### PROBLEM DESCRIPTION
Output the line containing "Given z = 1.24" exactly. Do the same for every line after it through the end of the material, and output nothing else.

### SUPPLIED ENTRIES
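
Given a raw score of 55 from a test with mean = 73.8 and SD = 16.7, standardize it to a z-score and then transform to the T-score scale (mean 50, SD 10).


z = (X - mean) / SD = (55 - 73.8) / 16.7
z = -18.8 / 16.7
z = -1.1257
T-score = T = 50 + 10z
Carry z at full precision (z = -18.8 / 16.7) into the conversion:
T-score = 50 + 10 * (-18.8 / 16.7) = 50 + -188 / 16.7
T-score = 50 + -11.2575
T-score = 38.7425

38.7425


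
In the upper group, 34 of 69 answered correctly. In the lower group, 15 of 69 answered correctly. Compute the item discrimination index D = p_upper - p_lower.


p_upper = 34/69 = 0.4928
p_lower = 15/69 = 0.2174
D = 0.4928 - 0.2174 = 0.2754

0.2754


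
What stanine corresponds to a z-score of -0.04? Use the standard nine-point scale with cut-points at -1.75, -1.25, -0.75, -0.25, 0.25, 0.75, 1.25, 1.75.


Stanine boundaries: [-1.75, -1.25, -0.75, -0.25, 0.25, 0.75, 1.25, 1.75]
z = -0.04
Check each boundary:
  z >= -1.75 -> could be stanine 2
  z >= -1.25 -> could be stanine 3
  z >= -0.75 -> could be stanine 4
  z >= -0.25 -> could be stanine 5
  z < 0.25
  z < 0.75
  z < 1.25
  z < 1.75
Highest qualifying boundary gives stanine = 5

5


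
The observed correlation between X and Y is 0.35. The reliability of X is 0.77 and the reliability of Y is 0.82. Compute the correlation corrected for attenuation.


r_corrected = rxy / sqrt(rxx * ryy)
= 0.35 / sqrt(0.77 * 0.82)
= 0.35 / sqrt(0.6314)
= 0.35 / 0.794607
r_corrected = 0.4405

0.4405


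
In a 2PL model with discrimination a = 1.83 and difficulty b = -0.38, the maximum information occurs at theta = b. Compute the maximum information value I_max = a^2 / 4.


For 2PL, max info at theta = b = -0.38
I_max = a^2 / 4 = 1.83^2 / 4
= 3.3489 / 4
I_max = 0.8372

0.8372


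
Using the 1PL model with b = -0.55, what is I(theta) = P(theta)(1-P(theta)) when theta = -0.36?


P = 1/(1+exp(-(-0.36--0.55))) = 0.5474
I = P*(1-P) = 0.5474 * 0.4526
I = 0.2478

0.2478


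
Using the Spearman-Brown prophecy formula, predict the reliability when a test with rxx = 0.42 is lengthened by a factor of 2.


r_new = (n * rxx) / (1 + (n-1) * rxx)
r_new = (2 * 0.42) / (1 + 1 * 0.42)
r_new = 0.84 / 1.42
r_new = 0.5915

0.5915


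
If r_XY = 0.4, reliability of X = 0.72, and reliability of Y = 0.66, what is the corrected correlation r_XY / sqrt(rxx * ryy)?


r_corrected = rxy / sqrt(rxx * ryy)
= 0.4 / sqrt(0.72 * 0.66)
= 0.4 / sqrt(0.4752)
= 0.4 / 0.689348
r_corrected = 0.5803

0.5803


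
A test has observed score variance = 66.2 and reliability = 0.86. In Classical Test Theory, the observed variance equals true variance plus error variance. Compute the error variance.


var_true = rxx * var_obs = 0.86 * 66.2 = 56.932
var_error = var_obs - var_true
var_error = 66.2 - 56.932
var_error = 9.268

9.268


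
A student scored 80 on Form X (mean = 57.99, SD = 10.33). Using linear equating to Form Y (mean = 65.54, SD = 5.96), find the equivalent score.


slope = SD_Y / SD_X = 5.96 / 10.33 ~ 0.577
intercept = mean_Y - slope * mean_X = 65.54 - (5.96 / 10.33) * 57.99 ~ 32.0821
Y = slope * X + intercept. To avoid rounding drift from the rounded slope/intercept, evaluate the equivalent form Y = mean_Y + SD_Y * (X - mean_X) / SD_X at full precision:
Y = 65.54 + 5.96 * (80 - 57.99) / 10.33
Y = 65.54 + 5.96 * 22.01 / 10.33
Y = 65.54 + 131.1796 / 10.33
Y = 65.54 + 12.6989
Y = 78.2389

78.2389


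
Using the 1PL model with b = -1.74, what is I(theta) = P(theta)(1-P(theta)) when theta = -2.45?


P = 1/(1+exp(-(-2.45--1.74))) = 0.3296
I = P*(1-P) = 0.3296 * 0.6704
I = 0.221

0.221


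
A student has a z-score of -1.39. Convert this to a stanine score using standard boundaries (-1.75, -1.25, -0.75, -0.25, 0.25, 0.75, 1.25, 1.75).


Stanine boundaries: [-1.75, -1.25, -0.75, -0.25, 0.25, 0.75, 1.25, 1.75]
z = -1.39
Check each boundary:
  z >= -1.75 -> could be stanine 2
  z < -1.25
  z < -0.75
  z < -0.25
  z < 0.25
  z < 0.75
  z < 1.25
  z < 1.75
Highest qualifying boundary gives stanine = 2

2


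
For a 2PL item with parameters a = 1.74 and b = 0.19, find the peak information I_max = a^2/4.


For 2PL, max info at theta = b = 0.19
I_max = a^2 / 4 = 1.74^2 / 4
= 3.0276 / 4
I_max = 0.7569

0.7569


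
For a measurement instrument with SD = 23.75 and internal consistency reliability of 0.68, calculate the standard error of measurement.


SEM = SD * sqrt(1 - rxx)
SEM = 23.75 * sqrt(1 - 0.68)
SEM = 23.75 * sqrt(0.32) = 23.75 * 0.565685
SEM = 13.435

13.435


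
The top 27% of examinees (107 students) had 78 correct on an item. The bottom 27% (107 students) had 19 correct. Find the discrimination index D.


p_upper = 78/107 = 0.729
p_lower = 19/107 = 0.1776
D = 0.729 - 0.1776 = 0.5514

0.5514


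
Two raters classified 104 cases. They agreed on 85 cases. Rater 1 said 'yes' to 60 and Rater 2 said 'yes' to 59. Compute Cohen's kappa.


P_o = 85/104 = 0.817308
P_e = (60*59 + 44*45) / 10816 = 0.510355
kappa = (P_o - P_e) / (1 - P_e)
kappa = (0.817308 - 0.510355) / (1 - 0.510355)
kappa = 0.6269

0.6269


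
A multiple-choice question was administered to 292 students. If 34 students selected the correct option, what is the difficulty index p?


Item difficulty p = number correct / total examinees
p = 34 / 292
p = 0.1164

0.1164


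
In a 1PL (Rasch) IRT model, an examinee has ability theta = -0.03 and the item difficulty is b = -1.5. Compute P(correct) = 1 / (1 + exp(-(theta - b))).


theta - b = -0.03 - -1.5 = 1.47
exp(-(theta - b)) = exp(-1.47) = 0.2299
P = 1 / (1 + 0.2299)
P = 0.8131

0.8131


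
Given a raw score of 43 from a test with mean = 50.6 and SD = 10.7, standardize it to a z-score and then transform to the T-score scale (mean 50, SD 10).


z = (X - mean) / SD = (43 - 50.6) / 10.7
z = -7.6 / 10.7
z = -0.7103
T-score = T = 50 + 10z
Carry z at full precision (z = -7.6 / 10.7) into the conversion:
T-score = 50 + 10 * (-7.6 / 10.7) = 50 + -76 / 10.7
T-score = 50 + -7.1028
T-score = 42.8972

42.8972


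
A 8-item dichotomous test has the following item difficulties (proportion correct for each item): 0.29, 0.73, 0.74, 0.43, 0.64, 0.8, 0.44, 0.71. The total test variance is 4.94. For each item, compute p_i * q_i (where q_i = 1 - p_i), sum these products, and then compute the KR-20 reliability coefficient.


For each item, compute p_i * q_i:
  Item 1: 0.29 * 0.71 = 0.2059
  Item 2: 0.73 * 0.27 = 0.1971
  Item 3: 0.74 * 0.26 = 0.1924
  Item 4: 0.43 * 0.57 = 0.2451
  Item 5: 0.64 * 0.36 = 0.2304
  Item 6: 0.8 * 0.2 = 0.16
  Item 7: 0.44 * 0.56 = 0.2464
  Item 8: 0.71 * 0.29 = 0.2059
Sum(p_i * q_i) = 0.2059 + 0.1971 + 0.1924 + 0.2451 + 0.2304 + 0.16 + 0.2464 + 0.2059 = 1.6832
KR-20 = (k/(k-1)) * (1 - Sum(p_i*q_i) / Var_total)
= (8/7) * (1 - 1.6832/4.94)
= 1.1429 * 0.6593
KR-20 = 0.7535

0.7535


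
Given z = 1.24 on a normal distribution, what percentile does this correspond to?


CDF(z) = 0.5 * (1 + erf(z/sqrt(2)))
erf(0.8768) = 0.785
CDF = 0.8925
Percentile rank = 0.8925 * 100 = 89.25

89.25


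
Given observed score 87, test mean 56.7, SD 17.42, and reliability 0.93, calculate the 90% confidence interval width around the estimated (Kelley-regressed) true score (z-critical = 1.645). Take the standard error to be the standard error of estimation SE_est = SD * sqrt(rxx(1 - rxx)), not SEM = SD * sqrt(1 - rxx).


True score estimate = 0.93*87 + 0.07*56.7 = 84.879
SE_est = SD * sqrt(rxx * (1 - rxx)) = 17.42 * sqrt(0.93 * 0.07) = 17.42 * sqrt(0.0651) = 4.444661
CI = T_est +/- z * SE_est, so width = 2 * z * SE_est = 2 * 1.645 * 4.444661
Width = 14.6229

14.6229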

### COMPLETED EXERCISE
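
Given z = 1.24 on a normal distribution, what percentile does this correspond to?


CDF(z) = 0.5 * (1 + erf(z/sqrt(2)))
erf(0.8768) = 0.785
CDF = 0.8925
Percentile rank = 0.8925 * 100 = 89.25

89.25


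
Given observed score 87, test mean 56.7, SD 17.42, and reliability 0.93, calculate the 90% confidence interval width around the estimated (Kelley-regressed) true score (z-critical = 1.645). Take the standard error to be the standard error of estimation SE_est = SD * sqrt(rxx(1 - rxx)), not SEM = SD * sqrt(1 - rxx).


True score estimate = 0.93*87 + 0.07*56.7 = 84.879
SE_est = SD * sqrt(rxx * (1 - rxx)) = 17.42 * sqrt(0.93 * 0.07) = 17.42 * sqrt(0.0651) = 4.444661
CI = T_est +/- z * SE_est, so width = 2 * z * SE_est = 2 * 1.645 * 4.444661
Width = 14.6229

14.6229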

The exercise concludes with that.